**Exercise details:**
Below are records; output exactly the lines from the one with "A 121,000 US" through their final line.

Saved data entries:
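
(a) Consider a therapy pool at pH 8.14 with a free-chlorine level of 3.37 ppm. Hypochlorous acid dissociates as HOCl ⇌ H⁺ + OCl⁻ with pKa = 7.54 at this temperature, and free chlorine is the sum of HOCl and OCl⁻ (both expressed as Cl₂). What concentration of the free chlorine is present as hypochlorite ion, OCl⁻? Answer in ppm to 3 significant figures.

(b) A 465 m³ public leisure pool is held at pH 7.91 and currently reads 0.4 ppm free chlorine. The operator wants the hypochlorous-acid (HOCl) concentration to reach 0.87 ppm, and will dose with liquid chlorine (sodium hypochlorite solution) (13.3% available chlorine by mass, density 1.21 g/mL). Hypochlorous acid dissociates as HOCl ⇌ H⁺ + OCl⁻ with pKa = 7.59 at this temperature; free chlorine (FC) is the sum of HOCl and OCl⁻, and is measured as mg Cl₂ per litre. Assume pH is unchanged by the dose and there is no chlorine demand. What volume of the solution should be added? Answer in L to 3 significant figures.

(a) 2.69 ppm; (b) 6.61 L

(a) [OCl⁻]/[HOCl] = 10^(pH − pKa) = 10^(8.14 − 7.54) = 10^0.60 = 3.981.
(a) Fraction as HOCl = 1 / (1 + 3.981) = 0.2008.
(a) OCl⁻ = (1 − 0.2008) × 3.37 ppm = 2.693 ppm.

(b) Volume: 465 m³ = 465,000 L.
(b) [OCl⁻]/[HOCl] = 10^(pH − pKa) = 10^(7.91 − 7.59) = 2.089; fraction as HOCl = 1/(1 + 2.089) = 0.3237.
(b) Free chlorine required for 0.87 ppm HOCl: 0.87 / 0.3237 = 2.688 ppm.
(b) FC to add: 2.688 − 0.4 = 2.288 mg/L as Cl₂.
(b) Cl₂ equivalent: 2.288 mg/L × 465,000 L = 1064 g.
(b) Product at 13.3% available Cl: 1064 / 0.133 = 7998 g.
(b) Volume: 7998 g ÷ 1.21 g/mL = 6610 mL.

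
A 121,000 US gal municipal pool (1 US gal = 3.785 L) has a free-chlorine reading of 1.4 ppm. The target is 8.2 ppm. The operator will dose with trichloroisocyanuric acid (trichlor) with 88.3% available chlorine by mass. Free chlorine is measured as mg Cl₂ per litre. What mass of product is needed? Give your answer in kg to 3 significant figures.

Volume: 121,000 US gal × 3.785 L/gal = 457,985 L.
Chlorine deficit: 8.2 − 1.4 = 6.8 ppm = 6.8 mg/L as Cl₂.
Cl₂ equivalent needed: 6.8 mg/L × 457,985 L = 3,114,000 mg = 3114 g.
Product at 88.3% available chlorine: 3114 / 0.883 = 3527 g.

3.53 kg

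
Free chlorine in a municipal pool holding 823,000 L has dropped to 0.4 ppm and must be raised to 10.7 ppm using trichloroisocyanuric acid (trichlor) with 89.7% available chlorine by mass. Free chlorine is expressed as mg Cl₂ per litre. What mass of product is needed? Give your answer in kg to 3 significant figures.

Chlorine deficit: 10.7 − 0.4 = 10.3 ppm = 10.3 mg/L as Cl₂.
Cl₂ equivalent needed: 10.3 mg/L × 823,000 L = 8,477,000 mg = 8477 g.
Product at 89.7% available chlorine: 8477 / 0.897 = 9450 g.

9.45 kg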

**Task solution:**
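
A 121,000 US gal municipal pool (1 US gal = 3.785 L) has a free-chlorine reading of 1.4 ppm. The target is 8.2 ppm. The operator will dose with trichloroisocyanuric acid (trichlor) with 88.3% available chlorine by mass. Free chlorine is measured as mg Cl₂ per litre. What mass of product is needed? Give your answer in kg to 3 significant figures.

Volume: 121,000 US gal × 3.785 L/gal = 457,985 L.
Chlorine deficit: 8.2 − 1.4 = 6.8 ppm = 6.8 mg/L as Cl₂.
Cl₂ equivalent needed: 6.8 mg/L × 457,985 L = 3,114,000 mg = 3114 g.
Product at 88.3% available chlorine: 3114 / 0.883 = 3527 g.

3.53 kg

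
Free chlorine in a municipal pool holding 823,000 L has dropped to 0.4 ppm and must be raised to 10.7 ppm using trichloroisocyanuric acid (trichlor) with 89.7% available chlorine by mass. Free chlorine is expressed as mg Cl₂ per litre. What mass of product is needed? Give your answer in kg to 3 significant figures.

Chlorine deficit: 10.7 − 0.4 = 10.3 ppm = 10.3 mg/L as Cl₂.
Cl₂ equivalent needed: 10.3 mg/L × 823,000 L = 8,477,000 mg = 8477 g.
Product at 89.7% available chlorine: 8477 / 0.897 = 9450 g.

9.45 kg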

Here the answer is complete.